Every line with the string "issued" must be copied from the entries below.

Saved data entries
[Start of section]
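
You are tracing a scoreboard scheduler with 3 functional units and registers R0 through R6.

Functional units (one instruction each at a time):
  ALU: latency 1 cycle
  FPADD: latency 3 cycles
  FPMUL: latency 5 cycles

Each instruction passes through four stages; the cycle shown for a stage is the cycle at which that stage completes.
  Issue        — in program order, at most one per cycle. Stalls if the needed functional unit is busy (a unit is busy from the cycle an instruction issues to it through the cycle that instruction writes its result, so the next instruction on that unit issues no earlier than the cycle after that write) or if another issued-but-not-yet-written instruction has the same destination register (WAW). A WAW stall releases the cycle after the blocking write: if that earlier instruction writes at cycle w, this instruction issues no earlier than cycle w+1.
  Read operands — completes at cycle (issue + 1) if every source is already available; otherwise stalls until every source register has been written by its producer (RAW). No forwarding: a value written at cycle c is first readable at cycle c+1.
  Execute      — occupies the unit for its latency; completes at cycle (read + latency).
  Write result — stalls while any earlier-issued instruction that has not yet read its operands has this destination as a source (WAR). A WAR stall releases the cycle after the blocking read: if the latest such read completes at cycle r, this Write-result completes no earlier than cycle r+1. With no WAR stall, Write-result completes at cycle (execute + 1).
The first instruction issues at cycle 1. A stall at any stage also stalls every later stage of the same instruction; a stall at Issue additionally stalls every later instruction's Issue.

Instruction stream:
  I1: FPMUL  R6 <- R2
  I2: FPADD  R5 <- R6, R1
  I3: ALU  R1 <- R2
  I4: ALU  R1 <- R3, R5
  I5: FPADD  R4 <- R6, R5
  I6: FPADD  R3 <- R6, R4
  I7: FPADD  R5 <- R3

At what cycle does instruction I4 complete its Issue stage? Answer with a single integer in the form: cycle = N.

cycle = 11

I1  is:1  ro:2  ex:7  wr:8
I2  is:2  ro:9  ex:12  wr:13  — RAW R6: wait I1 write@8
I3  is:3  ro:4  ex:5  wr:10  — WAR R1: wait I2 read@9
I4  is:11  ro:14  ex:15  wr:16  — struct: ALU busy until I3 writes@10, RAW R5: wait I2 write@13
I5  is:14  ro:15  ex:18  wr:19  — struct: FPADD busy until I2 writes@13
I6  is:20  ro:21  ex:24  wr:25  — struct: FPADD busy until I5 writes@19
I7  is:26  ro:27  ex:30  wr:31  — struct: FPADD busy until I6 writes@25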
[End of section]
§ **SOLUTION**:
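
  Issue        — in program order, at most one per cycle. Stalls if the needed functional unit is busy (a unit is busy from the cycle an instruction issues to it through the cycle that instruction writes its result, so the next instruction on that unit issues no earlier than the cycle after that write) or if another issued-but-not-yet-written instruction has the same destination register (WAW). A WAW stall releases the cycle after the blocking write: if that earlier instruction writes at cycle w, this instruction issues no earlier than cycle w+1.
  Write result — stalls while any earlier-issued instruction that has not yet read its operands has this destination as a source (WAR). A WAR stall releases the cycle after the blocking read: if the latest such read completes at cycle r, this Write-result completes no earlier than cycle r+1. With no WAR stall, Write-result completes at cycle (execute + 1).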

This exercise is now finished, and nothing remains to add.